_Problem to work on_
Take the lines from the beginning of the data below through the line holding "Answer: 21609/2 ≈ 10805." and return exactly those.

Items listed in a dataset
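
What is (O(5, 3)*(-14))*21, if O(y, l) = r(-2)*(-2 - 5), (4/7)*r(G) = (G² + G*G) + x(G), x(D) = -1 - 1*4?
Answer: 21609/2 ≈ 10805.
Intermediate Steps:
x(D) = -5 (x(D) = -1 - 4 = -5)
r(G) = -35/4 + 7*G²/2 (r(G) = 7*((G² + G*G) - 5)/4 = 7*((G² + G²) - 5)/4 = 7*(2*G² - 5)/4 = 7*(-5 + 2*G²)/4 = -35/4 + 7*G²/2)
O(y, l) = -147/4 (O(y, l) = (-35/4 + (7/2)*(-2)²)*(-2 - 5) = (-35/4 + (7/2)*4)*(-7) = (-35/4 + 14)*(-7) = (21/4)*(-7) = -147/4)
(O(5, 3)*(-14))*21 = -147/4*(-14)*21 = (1029/2)*21 = 21609/2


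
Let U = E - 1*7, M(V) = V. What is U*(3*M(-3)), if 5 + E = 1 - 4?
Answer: 135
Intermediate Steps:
E = -8 (E = -5 + (1 - 4) = -5 - 3 = -8)
U = -15 (U = -8 - 1*7 = -8 - 7 = -15)
U*(3*M(-3)) = -45*(-3) = -15*(-9) = 135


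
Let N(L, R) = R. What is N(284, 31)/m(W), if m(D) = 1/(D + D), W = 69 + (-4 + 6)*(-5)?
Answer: 3658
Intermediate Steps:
W = 59 (W = 69 + 2*(-5) = 69 - 10 = 59)
m(D) = 1/(2*D)
N(284, 31)/m(W) = 31/(((1/2)/59)) = 31/(((1/2)*(1/59))) = 31/(1/118) = 31*118 = 3658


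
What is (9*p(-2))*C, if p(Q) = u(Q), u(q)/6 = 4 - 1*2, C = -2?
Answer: -216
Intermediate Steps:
u(q) = 12 (u(q) = 6*(4 - 1*2) = 6*(4 - 2) = 6*2 = 12)
p(Q) = 12
(9*p(-2))*C = (9*12)*(-2) = 108*(-2) = -216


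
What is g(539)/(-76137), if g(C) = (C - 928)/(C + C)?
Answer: 389/82075686 ≈ 4.7395e-6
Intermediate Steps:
g(C) = (-928 + C)/(2*C) (g(C) = (-928 + C)/((2*C)) = (-928 + C)*(1/(2*C)) = (-928 + C)/(2*C))
g(539)/(-76137) = ((1/2)*(-928 + 539)/539)/(-76137) = ((1/2)*(1/539)*(-389))*(-1/76137) = -389/1078*(-1/76137) = 389/82075686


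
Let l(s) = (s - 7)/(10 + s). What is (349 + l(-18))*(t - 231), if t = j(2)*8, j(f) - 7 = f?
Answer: -447903/8 ≈ -55988.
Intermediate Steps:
l(s) = (-7 + s)/(10 + s)
j(f) = 7 + f
t = 72 (t = (7 + 2)*8 = 9*8 = 72)
(349 + l(-18))*(t - 231) = (349 + (-7 - 18)/(10 - 18))*(72 - 231) = (349 - 25/(-8))*(-159) = (349 - ⅛*(-25))*(-159) = (349 + 25/8)*(-159) = (2817/8)*(-159) = -447903/8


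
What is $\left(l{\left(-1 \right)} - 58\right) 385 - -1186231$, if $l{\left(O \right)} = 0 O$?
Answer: $1163901$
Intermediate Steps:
$l{\left(O \right)} = 0$
$\left(l{\left(-1 \right)} - 58\right) 385 - -1186231 = \left(0 - 58\right) 385 - -1186231 = \left(-58\right) 385 + 1186231 = -22330 + 1186231 = 1163901$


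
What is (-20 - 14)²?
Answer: 1156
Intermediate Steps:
(-20 - 14)² = (-34)² = 1156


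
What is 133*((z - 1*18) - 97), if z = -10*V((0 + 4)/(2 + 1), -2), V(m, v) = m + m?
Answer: -56525/3 ≈ -18842.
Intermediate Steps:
V(m, v) = 2*m
z = -80/3 (z = -20*(0 + 4)/(2 + 1) = -20*4/3 = -10*8/3 = -80/3 ≈ -26.667)
133*((z - 1*18) - 97) = 133*((-80/3 - 1*18) - 97) = 133*((-80/3 - 18) - 97) = 133*(-134/3 - 97) = 133*(-425/3) = -56525/3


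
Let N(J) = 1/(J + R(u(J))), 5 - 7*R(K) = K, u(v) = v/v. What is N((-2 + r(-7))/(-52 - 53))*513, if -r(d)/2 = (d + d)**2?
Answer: 53865/454 ≈ 118.65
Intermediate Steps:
u(v) = 1
R(K) = 5/7 - K/7
r(d) = -8*d**2 (r(d) = -2*(d + d)**2 = -2*4*d**2 = -8*d**2)
N(J) = 1/(4/7 + J) (N(J) = 1/(J + (5/7 - 1/7*1)) = 1/(J + (5/7 - 1/7)) = 1/(J + 4/7) = 1/(4/7 + J))
N((-2 + r(-7))/(-52 - 53))*513 = (7/(4 + 7*((-2 - 8*(-7)**2)/(-52 - 53))))*513 = (7/(4 + 7*((-2 - 8*49)/(-105))))*513 = (7/(4 + 7*((-2 - 392)*(-1/105))))*513 = (7/(4 + 7*(-394*(-1/105))))*513 = (7/(4 + 7*(394/105)))*513 = (7/(4 + 394/15))*513 = (7/(454/15))*513 = (7*(15/454))*513 = (105/454)*513 = 53865/454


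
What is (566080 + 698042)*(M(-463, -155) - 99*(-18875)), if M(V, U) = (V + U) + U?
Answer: 2361192805944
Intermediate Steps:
M(V, U) = V + 2*U (M(V, U) = (U + V) + U = V + 2*U)
(566080 + 698042)*(M(-463, -155) - 99*(-18875)) = (566080 + 698042)*((-463 + 2*(-155)) - 99*(-18875)) = 1264122*((-463 - 310) + 1868625) = 1264122*(-773 + 1868625) = 1264122*1867852 = 2361192805944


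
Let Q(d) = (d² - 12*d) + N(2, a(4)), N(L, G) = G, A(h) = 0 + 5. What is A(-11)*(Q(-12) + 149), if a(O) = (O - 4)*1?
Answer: 2185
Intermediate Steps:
a(O) = -4 + O (a(O) = (-4 + O)*1 = -4 + O)
A(h) = 5
Q(d) = d² - 12*d (Q(d) = (d² - 12*d) + (-4 + 4) = (d² - 12*d) + 0 = d² - 12*d)
A(-11)*(Q(-12) + 149) = 5*(-12*(-12 - 12) + 149) = 5*(-12*(-24) + 149) = 5*(288 + 149) = 5*437 = 2185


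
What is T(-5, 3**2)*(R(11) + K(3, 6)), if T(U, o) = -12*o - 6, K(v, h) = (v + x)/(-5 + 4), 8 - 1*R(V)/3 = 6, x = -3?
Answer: -684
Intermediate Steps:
R(V) = 6 (R(V) = 24 - 3*6 = 24 - 18 = 6)
K(v, h) = 3 - v (K(v, h) = (v - 3)/(-5 + 4) = (-3 + v)/(-1) = (-3 + v)*(-1) = 3 - v)
T(U, o) = -6 - 12*o
T(-5, 3**2)*(R(11) + K(3, 6)) = (-6 - 12*3**2)*(6 + (3 - 1*3)) = (-6 - 12*9)*(6 + (3 - 3)) = (-6 - 108)*(6 + 0) = -114*6 = -684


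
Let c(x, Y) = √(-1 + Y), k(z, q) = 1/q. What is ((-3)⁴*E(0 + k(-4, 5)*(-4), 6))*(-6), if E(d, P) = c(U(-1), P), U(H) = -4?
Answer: -486*√5 ≈ -1086.7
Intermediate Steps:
E(d, P) = √(-1 + P)
((-3)⁴*E(0 + k(-4, 5)*(-4), 6))*(-6) = ((-3)⁴*√(-1 + 6))*(-6) = (81*√5)*(-6) = -486*√5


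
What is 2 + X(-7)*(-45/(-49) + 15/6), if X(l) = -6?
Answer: -907/49 ≈ -18.510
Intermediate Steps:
2 + X(-7)*(-45/(-49) + 15/6) = 2 - 6*(-45/(-49) + 15/6) = 2 - 6*(-45*(-1/49) + 15*(⅙)) = 2 - 6*(45/49 + 5/2) = 2 - 6*335/98 = 2 - 1005/49 = -907/49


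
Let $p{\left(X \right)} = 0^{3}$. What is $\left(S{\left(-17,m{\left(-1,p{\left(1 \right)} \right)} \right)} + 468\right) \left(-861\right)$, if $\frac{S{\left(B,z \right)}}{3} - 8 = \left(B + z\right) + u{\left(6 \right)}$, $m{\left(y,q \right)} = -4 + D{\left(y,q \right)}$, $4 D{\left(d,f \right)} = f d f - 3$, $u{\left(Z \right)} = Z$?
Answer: $- \frac{1531719}{4} \approx -3.8293 \cdot 10^{5}$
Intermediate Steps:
$p{\left(X \right)} = 0$
$D{\left(d,f \right)} = - \frac{3}{4} + \frac{d f^{2}}{4}$ ($D{\left(d,f \right)} = \frac{f d f - 3}{4} = \frac{d f f - 3}{4} = \frac{d f^{2} - 3}{4} = \frac{-3 + d f^{2}}{4} = - \frac{3}{4} + \frac{d f^{2}}{4}$)
$m{\left(y,q \right)} = - \frac{19}{4} + \frac{y q^{2}}{4}$ ($m{\left(y,q \right)} = -4 + \left(- \frac{3}{4} + \frac{y q^{2}}{4}\right) = - \frac{19}{4} + \frac{y q^{2}}{4}$)
$S{\left(B,z \right)} = 42 + 3 B + 3 z$ ($S{\left(B,z \right)} = 24 + 3 \left(\left(B + z\right) + 6\right) = 24 + 3 \left(6 + B + z\right) = 24 + \left(18 + 3 B + 3 z\right) = 42 + 3 B + 3 z$)
$\left(S{\left(-17,m{\left(-1,p{\left(1 \right)} \right)} \right)} + 468\right) \left(-861\right) = \left(\left(42 + 3 \left(-17\right) + 3 \left(- \frac{19}{4} + \frac{1}{4} \left(-1\right) 0^{2}\right)\right) + 468\right) \left(-861\right) = \left(\left(42 - 51 + 3 \left(- \frac{19}{4} + \frac{1}{4} \left(-1\right) 0\right)\right) + 468\right) \left(-861\right) = \left(\left(42 - 51 + 3 \left(- \frac{19}{4} + 0\right)\right) + 468\right) \left(-861\right) = \left(\left(42 - 51 + 3 \left(- \frac{19}{4}\right)\right) + 468\right) \left(-861\right) = \left(\left(42 - 51 - \frac{57}{4}\right) + 468\right) \left(-861\right) = \left(- \frac{93}{4} + 468\right) \left(-861\right) = \frac{1779}{4} \left(-861\right) = - \frac{1531719}{4}$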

_Output for this exercise_
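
What is (O(5, 3)*(-14))*21, if O(y, l) = r(-2)*(-2 - 5), (4/7)*r(G) = (G² + G*G) + x(G), x(D) = -1 - 1*4?
Answer: 21609/2 ≈ 10805.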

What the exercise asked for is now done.